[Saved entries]
──────────

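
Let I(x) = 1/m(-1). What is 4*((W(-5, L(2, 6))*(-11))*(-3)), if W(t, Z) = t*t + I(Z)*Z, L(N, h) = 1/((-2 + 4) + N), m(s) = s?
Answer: 3267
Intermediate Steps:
I(x) = -1 (I(x) = 1/(-1) = -1)
L(N, h) = 1/(2 + N)
W(t, Z) = t² - Z (W(t, Z) = t*t - Z = t² - Z)
4*((W(-5, L(2, 6))*(-11))*(-3)) = 4*((((-5)² - 1/(2 + 2))*(-11))*(-3)) = 4*(((25 - 1/4)*(-11))*(-3)) = 4*(((25 - 1*¼)*(-11))*(-3)) = 4*(((25 - ¼)*(-11))*(-3)) = 4*(((99/4)*(-11))*(-3)) = 4*(-1089/4*(-3)) = 4*(3267/4) = 3267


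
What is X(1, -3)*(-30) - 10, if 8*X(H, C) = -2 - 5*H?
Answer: 65/4 ≈ 16.250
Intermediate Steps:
X(H, C) = -1/4 - 5*H/8 (X(H, C) = (-2 - 5*H)/8 = -1/4 - 5*H/8)
X(1, -3)*(-30) - 10 = (-1/4 - 5/8*1)*(-30) - 10 = (-1/4 - 5/8)*(-30) - 10 = -7/8*(-30) - 10 = 105/4 - 10 = 65/4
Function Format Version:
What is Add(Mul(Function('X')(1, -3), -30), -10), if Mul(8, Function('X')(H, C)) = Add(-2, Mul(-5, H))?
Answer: Rational(65, 4) ≈ 16.250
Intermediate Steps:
Function('X')(H, C) = Add(Rational(-1, 4), Mul(Rational(-5, 8), H)) (Function('X')(H, C) = Mul(Rational(1, 8), Add(-2, Mul(-5, H))) = Add(Rational(-1, 4), Mul(Rational(-5, 8), H)))
Add(Mul(Function('X')(1, -3), -30), -10) = Add(Mul(Add(Rational(-1, 4), Mul(Rational(-5, 8), 1)), -30), -10) = Add(Mul(Add(Rational(-1, 4), Rational(-5, 8)), -30), -10) = Add(Mul(Rational(-7, 8), -30), -10) = Add(Rational(105, 4), -10) = Rational(65, 4)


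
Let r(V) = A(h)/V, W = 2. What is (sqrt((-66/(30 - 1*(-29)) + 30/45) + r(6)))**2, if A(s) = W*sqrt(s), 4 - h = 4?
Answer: -80/177 ≈ -0.45198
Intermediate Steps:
h = 0 (h = 4 - 1*4 = 4 - 4 = 0)
A(s) = 2*sqrt(s)
r(V) = 0 (r(V) = (2*sqrt(0))/V = (2*0)/V = 0/V = 0)
(sqrt((-66/(30 - 1*(-29)) + 30/45) + r(6)))**2 = (sqrt((-66/(30 - 1*(-29)) + 30/45) + 0))**2 = (sqrt((-66/(30 + 29) + 30*(1/45)) + 0))**2 = (sqrt((-66/59 + 2/3) + 0))**2 = (sqrt(-80/177 + 0))**2 = (sqrt(-80/177))**2 = (4*I*sqrt(885)/177)**2 = -80/177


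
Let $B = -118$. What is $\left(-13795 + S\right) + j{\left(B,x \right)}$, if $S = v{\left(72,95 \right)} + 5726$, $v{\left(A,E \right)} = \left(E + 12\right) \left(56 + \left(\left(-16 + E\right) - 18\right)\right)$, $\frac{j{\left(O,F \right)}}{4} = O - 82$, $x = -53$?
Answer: $3650$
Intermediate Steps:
$j{\left(O,F \right)} = -328 + 4 O$ ($j{\left(O,F \right)} = 4 \left(O - 82\right) = 4 \left(-82 + O\right) = -328 + 4 O$)
$v{\left(A,E \right)} = \left(12 + E\right) \left(22 + E\right)$ ($v{\left(A,E \right)} = \left(12 + E\right) \left(56 + \left(-34 + E\right)\right) = \left(12 + E\right) \left(22 + E\right)$)
$S = 18245$ ($S = \left(264 + 95^{2} + 34 \cdot 95\right) + 5726 = \left(264 + 9025 + 3230\right) + 5726 = 12519 + 5726 = 18245$)
$\left(-13795 + S\right) + j{\left(B,x \right)} = \left(-13795 + 18245\right) + \left(-328 + 4 \left(-118\right)\right) = 4450 - 800 = 3650$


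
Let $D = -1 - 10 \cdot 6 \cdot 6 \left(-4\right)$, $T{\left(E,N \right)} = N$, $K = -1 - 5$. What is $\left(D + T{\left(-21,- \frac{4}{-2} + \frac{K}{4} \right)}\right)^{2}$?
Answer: $\frac{8288641}{4} \approx 2.0722 \cdot 10^{6}$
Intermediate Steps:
$K = -6$
$D = 1439$ ($D = -1 - 10 \cdot 36 \left(-4\right) = -1 - -1440 = -1 + 1440 = 1439$)
$\left(D + T{\left(-21,- \frac{4}{-2} + \frac{K}{4} \right)}\right)^{2} = \left(1439 - \left(-2 + \frac{3}{2}\right)\right)^{2} = \left(1439 - - \frac{1}{2}\right)^{2} = \left(1439 + \left(2 - \frac{3}{2}\right)\right)^{2} = \left(1439 + \frac{1}{2}\right)^{2} = \left(\frac{2879}{2}\right)^{2} = \frac{8288641}{4}$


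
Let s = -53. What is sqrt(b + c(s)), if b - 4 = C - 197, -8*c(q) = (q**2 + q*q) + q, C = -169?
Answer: I*sqrt(16922)/4 ≈ 32.521*I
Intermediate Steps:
c(q) = -q**2/4 - q/8 (c(q) = -((q**2 + q*q) + q)/8 = -((q**2 + q**2) + q)/8 = -(2*q**2 + q)/8 = -(q + 2*q**2)/8 = -q**2/4 - q/8)
b = -362 (b = 4 + (-169 - 197) = 4 - 366 = -362)
sqrt(b + c(s)) = sqrt(-362 - 1/8*(-53)*(1 + 2*(-53))) = sqrt(-362 - 1/8*(-53)*(1 - 106)) = sqrt(-362 - 1/8*(-53)*(-105)) = sqrt(-362 - 5565/8) = sqrt(-8461/8) = I*sqrt(16922)/4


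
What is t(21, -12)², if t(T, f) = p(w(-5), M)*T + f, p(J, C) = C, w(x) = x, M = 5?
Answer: 8649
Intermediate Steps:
t(T, f) = f + 5*T (t(T, f) = 5*T + f = f + 5*T)
t(21, -12)² = (-12 + 5*21)² = (-12 + 105)² = 93² = 8649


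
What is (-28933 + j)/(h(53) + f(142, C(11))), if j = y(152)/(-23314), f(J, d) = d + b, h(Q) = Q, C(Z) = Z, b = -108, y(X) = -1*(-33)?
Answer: 674543995/1025816 ≈ 657.57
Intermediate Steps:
y(X) = 33
f(J, d) = -108 + d (f(J, d) = d - 108 = -108 + d)
j = -33/23314 (j = 33/(-23314) = 33*(-1/23314) = -33/23314 ≈ -0.0014155)
(-28933 + j)/(h(53) + f(142, C(11))) = (-28933 - 33/23314)/(53 + (-108 + 11)) = -674543995/(23314*(53 - 97)) = -674543995/23314/(-44) = -674543995/23314*(-1/44) = 674543995/1025816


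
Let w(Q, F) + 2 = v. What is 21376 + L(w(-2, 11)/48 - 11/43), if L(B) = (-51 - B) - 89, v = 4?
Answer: 21915773/1032 ≈ 21236.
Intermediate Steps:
w(Q, F) = 2 (w(Q, F) = -2 + 4 = 2)
L(B) = -140 - B
21376 + L(w(-2, 11)/48 - 11/43) = 21376 + (-140 - (2/48 - 11/43)) = 21376 + (-140 - (2*(1/48) - 11*1/43)) = 21376 + (-140 - (1/24 - 11/43)) = 21376 + (-140 - 1*(-221/1032)) = 21376 + (-140 + 221/1032) = 21376 - 144259/1032 = 21915773/1032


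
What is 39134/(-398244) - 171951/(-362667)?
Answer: 9047640611/24071659458 ≈ 0.37586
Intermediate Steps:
39134/(-398244) - 171951/(-362667) = 39134*(-1/398244) - 171951*(-1/362667) = -19567/199122 + 57317/120889 = 9047640611/24071659458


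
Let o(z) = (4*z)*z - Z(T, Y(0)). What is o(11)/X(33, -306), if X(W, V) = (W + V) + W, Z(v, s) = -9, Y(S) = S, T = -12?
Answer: -493/240 ≈ -2.0542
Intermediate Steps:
X(W, V) = V + 2*W (X(W, V) = (V + W) + W = V + 2*W)
o(z) = 9 + 4*z**2 (o(z) = (4*z)*z - 1*(-9) = 4*z**2 + 9 = 9 + 4*z**2)
o(11)/X(33, -306) = (9 + 4*11**2)/(-306 + 2*33) = (9 + 4*121)/(-306 + 66) = (9 + 484)/(-240) = 493*(-1/240) = -493/240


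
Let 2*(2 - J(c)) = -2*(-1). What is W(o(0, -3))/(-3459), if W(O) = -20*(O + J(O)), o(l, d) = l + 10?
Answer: 220/3459 ≈ 0.063602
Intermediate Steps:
o(l, d) = 10 + l
J(c) = 1 (J(c) = 2 - (-1)*(-1) = 2 - ½*2 = 2 - 1 = 1)
W(O) = -20 - 20*O (W(O) = -20*(O + 1) = -20*(1 + O) = -20 - 20*O)
W(o(0, -3))/(-3459) = (-20 - 20*(10 + 0))/(-3459) = (-20 - 20*10)*(-1/3459) = (-20 - 200)*(-1/3459) = -220*(-1/3459) = 220/3459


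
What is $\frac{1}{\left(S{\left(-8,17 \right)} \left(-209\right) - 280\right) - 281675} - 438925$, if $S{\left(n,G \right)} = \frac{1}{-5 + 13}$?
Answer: $- \frac{990148522333}{2255849} \approx -4.3893 \cdot 10^{5}$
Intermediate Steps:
$S{\left(n,G \right)} = \frac{1}{8}$
$\frac{1}{\left(S{\left(-8,17 \right)} \left(-209\right) - 280\right) - 281675} - 438925 = \frac{1}{\left(\frac{1}{8} \left(-209\right) - 280\right) - 281675} - 438925 = \frac{1}{\left(- \frac{209}{8} - 280\right) - 281675} - 438925 = \frac{1}{- \frac{2449}{8} - 281675} - 438925 = \frac{1}{- \frac{2255849}{8}} - 438925 = - \frac{8}{2255849} - 438925 = - \frac{990148522333}{2255849}$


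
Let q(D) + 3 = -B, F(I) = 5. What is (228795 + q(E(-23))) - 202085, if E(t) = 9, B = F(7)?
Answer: 26702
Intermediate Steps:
B = 5
q(D) = -8 (q(D) = -3 - 1*5 = -3 - 5 = -8)
(228795 + q(E(-23))) - 202085 = (228795 - 8) - 202085 = 228787 - 202085 = 26702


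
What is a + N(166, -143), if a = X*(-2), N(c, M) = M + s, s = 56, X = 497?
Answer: -1081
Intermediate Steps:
N(c, M) = 56 + M (N(c, M) = M + 56 = 56 + M)
a = -994 (a = 497*(-2) = -994)
a + N(166, -143) = -994 + (56 - 143) = -994 - 87 = -1081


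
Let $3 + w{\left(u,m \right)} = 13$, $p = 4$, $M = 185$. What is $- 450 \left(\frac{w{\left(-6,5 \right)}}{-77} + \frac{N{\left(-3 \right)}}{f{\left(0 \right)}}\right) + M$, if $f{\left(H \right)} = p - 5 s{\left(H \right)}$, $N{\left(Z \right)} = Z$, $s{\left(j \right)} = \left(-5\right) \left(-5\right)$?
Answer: $\frac{196745}{847} \approx 232.28$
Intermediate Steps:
$s{\left(j \right)} = 25$
$f{\left(H \right)} = -121$ ($f{\left(H \right)} = 4 - 125 = -121$)
$w{\left(u,m \right)} = 10$ ($w{\left(u,m \right)} = -3 + 13 = 10$)
$- 450 \left(\frac{w{\left(-6,5 \right)}}{-77} + \frac{N{\left(-3 \right)}}{f{\left(0 \right)}}\right) + M = - 450 \left(\frac{10}{-77} - \frac{3}{-121}\right) + 185 = - 450 \left(10 \left(- \frac{1}{77}\right) - - \frac{3}{121}\right) + 185 = - 450 \left(- \frac{10}{77} + \frac{3}{121}\right) + 185 = \left(-450\right) \left(- \frac{89}{847}\right) + 185 = \frac{40050}{847} + 185 = \frac{196745}{847}$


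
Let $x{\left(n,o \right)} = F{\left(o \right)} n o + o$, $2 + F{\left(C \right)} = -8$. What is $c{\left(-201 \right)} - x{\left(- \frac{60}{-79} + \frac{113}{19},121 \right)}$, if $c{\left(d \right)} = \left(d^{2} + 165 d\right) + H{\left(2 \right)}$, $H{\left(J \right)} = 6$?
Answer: $\frac{22869691}{1501} \approx 15236.0$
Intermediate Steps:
$c{\left(d \right)} = 6 + d^{2} + 165 d$ ($c{\left(d \right)} = \left(d^{2} + 165 d\right) + 6 = 6 + d^{2} + 165 d$)
$F{\left(C \right)} = -10$ ($F{\left(C \right)} = -2 - 8 = -10$)
$x{\left(n,o \right)} = o - 10 n o$ ($x{\left(n,o \right)} = - 10 n o + o = o - 10 n o$)
$c{\left(-201 \right)} - x{\left(- \frac{60}{-79} + \frac{113}{19},121 \right)} = \left(6 + \left(-201\right)^{2} + 165 \left(-201\right)\right) - 121 \left(1 - 10 \left(- \frac{60}{-79} + \frac{113}{19}\right)\right) = \left(6 + 40401 - 33165\right) - 121 \left(1 - 10 \left(\left(-60\right) \left(- \frac{1}{79}\right) + 113 \cdot \frac{1}{19}\right)\right) = 7242 - 121 \left(1 - 10 \left(\frac{60}{79} + \frac{113}{19}\right)\right) = 7242 - 121 \left(1 - \frac{100670}{1501}\right) = 7242 - 121 \left(- \frac{99169}{1501}\right) = 7242 - - \frac{11999449}{1501} = 7242 + \frac{11999449}{1501} = \frac{22869691}{1501}$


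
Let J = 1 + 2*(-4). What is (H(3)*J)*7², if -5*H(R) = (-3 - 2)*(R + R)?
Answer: -2058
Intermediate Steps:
H(R) = 2*R (H(R) = -(-3 - 2)*(R + R)/5 = -(-1)*2*R = -(-2)*R = 2*R)
J = -7 (J = 1 - 8 = -7)
(H(3)*J)*7² = ((2*3)*(-7))*7² = (6*(-7))*49 = -42*49 = -2058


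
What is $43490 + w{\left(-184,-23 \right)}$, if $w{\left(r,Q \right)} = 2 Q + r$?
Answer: $43260$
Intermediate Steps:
$w{\left(r,Q \right)} = r + 2 Q$
$43490 + w{\left(-184,-23 \right)} = 43490 + \left(-184 + 2 \left(-23\right)\right) = 43490 - 230 = 43260$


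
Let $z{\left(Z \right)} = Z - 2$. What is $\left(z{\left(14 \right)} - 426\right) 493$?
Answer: $-204102$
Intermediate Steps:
$z{\left(Z \right)} = -2 + Z$
$\left(z{\left(14 \right)} - 426\right) 493 = \left(\left(-2 + 14\right) - 426\right) 493 = \left(12 - 426\right) 493 = \left(-414\right) 493 = -204102$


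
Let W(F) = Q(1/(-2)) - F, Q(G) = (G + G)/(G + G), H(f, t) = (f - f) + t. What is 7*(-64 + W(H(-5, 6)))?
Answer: -483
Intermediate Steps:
H(f, t) = t (H(f, t) = 0 + t = t)
Q(G) = 1 (Q(G) = (2*G)/((2*G)) = (2*G)*(1/(2*G)) = 1)
W(F) = 1 - F
7*(-64 + W(H(-5, 6))) = 7*(-64 + (1 - 1*6)) = 7*(-64 + (1 - 6)) = 7*(-64 - 5) = 7*(-69) = -483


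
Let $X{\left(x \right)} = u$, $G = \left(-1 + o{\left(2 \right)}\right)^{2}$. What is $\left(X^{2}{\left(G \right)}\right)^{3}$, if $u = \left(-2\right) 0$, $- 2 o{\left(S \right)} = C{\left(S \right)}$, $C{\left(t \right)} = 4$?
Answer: $0$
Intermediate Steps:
$o{\left(S \right)} = -2$ ($o{\left(S \right)} = \left(- \frac{1}{2}\right) 4 = -2$)
$u = 0$
$G = 9$ ($G = \left(-1 - 2\right)^{2} = \left(-3\right)^{2} = 9$)
$X{\left(x \right)} = 0$
$\left(X^{2}{\left(G \right)}\right)^{3} = \left(0^{2}\right)^{3} = 0^{3} = 0$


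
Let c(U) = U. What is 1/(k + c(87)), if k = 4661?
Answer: 1/4748 ≈ 0.00021061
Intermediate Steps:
1/(k + c(87)) = 1/(4661 + 87) = 1/4748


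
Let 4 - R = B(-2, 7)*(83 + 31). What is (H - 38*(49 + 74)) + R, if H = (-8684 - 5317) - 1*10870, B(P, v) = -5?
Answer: -28971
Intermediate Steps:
R = 574 (R = 4 - (-5)*(83 + 31) = 4 - (-5)*114 = 4 - 1*(-570) = 4 + 570 = 574)
H = -24871 (H = -14001 - 10870 = -24871)
(H - 38*(49 + 74)) + R = (-24871 - 38*(49 + 74)) + 574 = (-24871 - 38*123) + 574 = (-24871 - 4674) + 574 = -29545 + 574 = -28971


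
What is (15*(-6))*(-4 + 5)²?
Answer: -90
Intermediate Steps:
(15*(-6))*(-4 + 5)² = -90*1² = -90*1 = -90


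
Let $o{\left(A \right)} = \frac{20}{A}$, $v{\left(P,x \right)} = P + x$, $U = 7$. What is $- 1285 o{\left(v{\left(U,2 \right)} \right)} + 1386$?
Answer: $- \frac{13226}{9} \approx -1469.6$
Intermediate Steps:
$- 1285 o{\left(v{\left(U,2 \right)} \right)} + 1386 = - 1285 \frac{20}{7 + 2} + 1386 = - 1285 \cdot \frac{20}{9} + 1386 = - 1285 \cdot 20 \cdot \frac{1}{9} + 1386 = \left(-1285\right) \frac{20}{9} + 1386 = - \frac{25700}{9} + 1386 = - \frac{13226}{9}$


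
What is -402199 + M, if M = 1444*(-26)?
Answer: -439743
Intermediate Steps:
M = -37544
-402199 + M = -402199 - 37544 = -439743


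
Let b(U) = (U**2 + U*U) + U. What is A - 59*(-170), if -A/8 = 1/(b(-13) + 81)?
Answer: 2036086/203 ≈ 10030.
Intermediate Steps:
b(U) = U + 2*U**2 (b(U) = (U**2 + U**2) + U = 2*U**2 + U = U + 2*U**2)
A = -4/203 (A = -8/(-13*(1 + 2*(-13)) + 81) = -8/(-13*(1 - 26) + 81) = -8/(-13*(-25) + 81) = -8/(325 + 81) = -8/406 = -8*1/406 = -4/203 ≈ -0.019704)
A - 59*(-170) = -4/203 - 59*(-170) = -4/203 + 10030 = 2036086/203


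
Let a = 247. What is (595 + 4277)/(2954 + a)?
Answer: 1624/1067 ≈ 1.5220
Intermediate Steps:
(595 + 4277)/(2954 + a) = (595 + 4277)/(2954 + 247) = 4872/3201 = 4872*(1/3201) = 1624/1067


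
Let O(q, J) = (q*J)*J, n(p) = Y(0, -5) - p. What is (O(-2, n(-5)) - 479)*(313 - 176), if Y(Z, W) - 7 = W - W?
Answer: -105079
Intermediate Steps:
Y(Z, W) = 7 (Y(Z, W) = 7 + (W - W) = 7 + 0 = 7)
n(p) = 7 - p
O(q, J) = q*J² (O(q, J) = (J*q)*J = q*J²)
(O(-2, n(-5)) - 479)*(313 - 176) = (-2*(7 - 1*(-5))² - 479)*(313 - 176) = (-2*(7 + 5)² - 479)*137 = (-2*12² - 479)*137 = (-2*144 - 479)*137 = (-288 - 479)*137 = -767*137 = -105079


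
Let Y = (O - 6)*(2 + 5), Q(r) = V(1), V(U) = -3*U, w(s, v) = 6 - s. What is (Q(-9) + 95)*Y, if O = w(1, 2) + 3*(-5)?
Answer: -10304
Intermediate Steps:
O = -10 (O = (6 - 1*1) + 3*(-5) = (6 - 1) - 15 = 5 - 15 = -10)
Q(r) = -3 (Q(r) = -3*1 = -3)
Y = -112 (Y = (-10 - 6)*(2 + 5) = -16*7 = -112)
(Q(-9) + 95)*Y = (-3 + 95)*(-112) = 92*(-112) = -10304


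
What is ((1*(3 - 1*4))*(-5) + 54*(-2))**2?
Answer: 10609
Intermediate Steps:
((1*(3 - 1*4))*(-5) + 54*(-2))**2 = ((1*(3 - 4))*(-5) - 108)**2 = ((1*(-1))*(-5) - 108)**2 = (-1*(-5) - 108)**2 = (5 - 108)**2 = (-103)**2 = 10609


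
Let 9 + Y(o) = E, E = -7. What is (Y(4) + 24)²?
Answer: 64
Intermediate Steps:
Y(o) = -16 (Y(o) = -9 - 7 = -16)
(Y(4) + 24)² = (-16 + 24)² = 8² = 64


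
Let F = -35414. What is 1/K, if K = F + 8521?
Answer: -1/26893 ≈ -3.7184e-5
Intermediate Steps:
K = -26893 (K = -35414 + 8521 = -26893)
1/K = 1/(-26893) = -1/26893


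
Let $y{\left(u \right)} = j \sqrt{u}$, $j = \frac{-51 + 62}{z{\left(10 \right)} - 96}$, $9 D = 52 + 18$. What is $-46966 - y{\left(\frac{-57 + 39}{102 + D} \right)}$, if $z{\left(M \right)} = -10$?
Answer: $-46966 + \frac{99 i \sqrt{494}}{52364} \approx -46966.0 + 0.042021 i$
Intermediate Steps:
$D = \frac{70}{9}$ ($D = \frac{52 + 18}{9} = \frac{1}{9} \cdot 70 = \frac{70}{9} \approx 7.7778$)
$j = - \frac{11}{106}$ ($j = \frac{-51 + 62}{-10 - 96} = \frac{11}{-106} = 11 \left(- \frac{1}{106}\right) = - \frac{11}{106} \approx -0.10377$)
$y{\left(u \right)} = - \frac{11 \sqrt{u}}{106}$
$-46966 - y{\left(\frac{-57 + 39}{102 + D} \right)} = -46966 - - \frac{11 \sqrt{\frac{-57 + 39}{102 + \frac{70}{9}}}}{106} = -46966 - - \frac{11 \sqrt{- \frac{18}{\frac{988}{9}}}}{106} = -46966 - - \frac{11 \sqrt{\left(-18\right) \frac{9}{988}}}{106} = -46966 - - \frac{11 \sqrt{- \frac{81}{494}}}{106} = -46966 - - \frac{11 \frac{9 i \sqrt{494}}{494}}{106} = -46966 - - \frac{99 i \sqrt{494}}{52364} = -46966 + \frac{99 i \sqrt{494}}{52364}$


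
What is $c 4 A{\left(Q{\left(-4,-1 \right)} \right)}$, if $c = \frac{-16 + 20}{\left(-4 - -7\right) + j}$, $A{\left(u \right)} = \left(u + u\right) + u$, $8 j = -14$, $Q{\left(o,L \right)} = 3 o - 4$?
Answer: $- \frac{3072}{5} \approx -614.4$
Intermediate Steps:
$Q{\left(o,L \right)} = -4 + 3 o$
$j = - \frac{7}{4}$ ($j = \frac{1}{8} \left(-14\right) = - \frac{7}{4} \approx -1.75$)
$A{\left(u \right)} = 3 u$ ($A{\left(u \right)} = 2 u + u = 3 u$)
$c = \frac{16}{5}$ ($c = \frac{-16 + 20}{\left(-4 - -7\right) - \frac{7}{4}} = \frac{4}{\left(-4 + 7\right) - \frac{7}{4}} = \frac{4}{3 - \frac{7}{4}} = \frac{4}{\frac{5}{4}} = 4 \cdot \frac{4}{5} = \frac{16}{5} \approx 3.2$)
$c 4 A{\left(Q{\left(-4,-1 \right)} \right)} = \frac{16}{5} \cdot 4 \cdot 3 \left(-4 + 3 \left(-4\right)\right) = \frac{64 \cdot 3 \left(-4 - 12\right)}{5} = \frac{64 \cdot 3 \left(-16\right)}{5} = \frac{64}{5} \left(-48\right) = - \frac{3072}{5}$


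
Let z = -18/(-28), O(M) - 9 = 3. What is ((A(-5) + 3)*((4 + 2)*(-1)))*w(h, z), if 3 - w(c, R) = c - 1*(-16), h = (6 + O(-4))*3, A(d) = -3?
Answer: 0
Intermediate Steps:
O(M) = 12 (O(M) = 9 + 3 = 12)
h = 54 (h = (6 + 12)*3 = 18*3 = 54)
z = 9/14 (z = -18*(-1/28) = 9/14 ≈ 0.64286)
w(c, R) = -13 - c (w(c, R) = 3 - (c - 1*(-16)) = 3 - (c + 16) = 3 - (16 + c) = 3 + (-16 - c) = -13 - c)
((A(-5) + 3)*((4 + 2)*(-1)))*w(h, z) = ((-3 + 3)*((4 + 2)*(-1)))*(-13 - 1*54) = (0*(6*(-1)))*(-13 - 54) = (0*(-6))*(-67) = 0*(-67) = 0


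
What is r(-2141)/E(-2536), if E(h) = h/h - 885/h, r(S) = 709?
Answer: 1798024/3421 ≈ 525.58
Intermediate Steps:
E(h) = 1 - 885/h
r(-2141)/E(-2536) = 709/(((-885 - 2536)/(-2536))) = 709/((-1/2536*(-3421))) = 709/(3421/2536) = 709*(2536/3421) = 1798024/3421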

──────────

TASK INSTRUCTIONS —
Would you retype exactly the lines above, from the line with "Answer: -90" to the line with "Answer: -105079", with both end lines kept and nothing more?

WORKED SOLUTION —
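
Answer: -90
Intermediate Steps:
(15*(-6))*(-4 + 5)² = -90*1² = -90*1 = -90


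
Let $o{\left(A \right)} = \frac{20}{A}$, $v{\left(P,x \right)} = P + x$, $U = 7$. What is $- 1285 o{\left(v{\left(U,2 \right)} \right)} + 1386$?
Answer: $- \frac{13226}{9} \approx -1469.6$
Intermediate Steps:
$- 1285 o{\left(v{\left(U,2 \right)} \right)} + 1386 = - 1285 \frac{20}{7 + 2} + 1386 = - 1285 \cdot \frac{20}{9} + 1386 = - 1285 \cdot 20 \cdot \frac{1}{9} + 1386 = \left(-1285\right) \frac{20}{9} + 1386 = - \frac{25700}{9} + 1386 = - \frac{13226}{9}$


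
What is -402199 + M, if M = 1444*(-26)?
Answer: -439743
Intermediate Steps:
M = -37544
-402199 + M = -402199 - 37544 = -439743


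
Let b(U) = (U**2 + U*U) + U. What is A - 59*(-170), if -A/8 = 1/(b(-13) + 81)?
Answer: 2036086/203 ≈ 10030.
Intermediate Steps:
b(U) = U + 2*U**2 (b(U) = (U**2 + U**2) + U = 2*U**2 + U = U + 2*U**2)
A = -4/203 (A = -8/(-13*(1 + 2*(-13)) + 81) = -8/(-13*(1 - 26) + 81) = -8/(-13*(-25) + 81) = -8/(325 + 81) = -8/406 = -8*1/406 = -4/203 ≈ -0.019704)
A - 59*(-170) = -4/203 - 59*(-170) = -4/203 + 10030 = 2036086/203


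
Let a = 247. What is (595 + 4277)/(2954 + a)?
Answer: 1624/1067 ≈ 1.5220
Intermediate Steps:
(595 + 4277)/(2954 + a) = (595 + 4277)/(2954 + 247) = 4872/3201 = 4872*(1/3201) = 1624/1067


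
Let O(q, J) = (q*J)*J, n(p) = Y(0, -5) - p. What is (O(-2, n(-5)) - 479)*(313 - 176), if Y(Z, W) - 7 = W - W?
Answer: -105079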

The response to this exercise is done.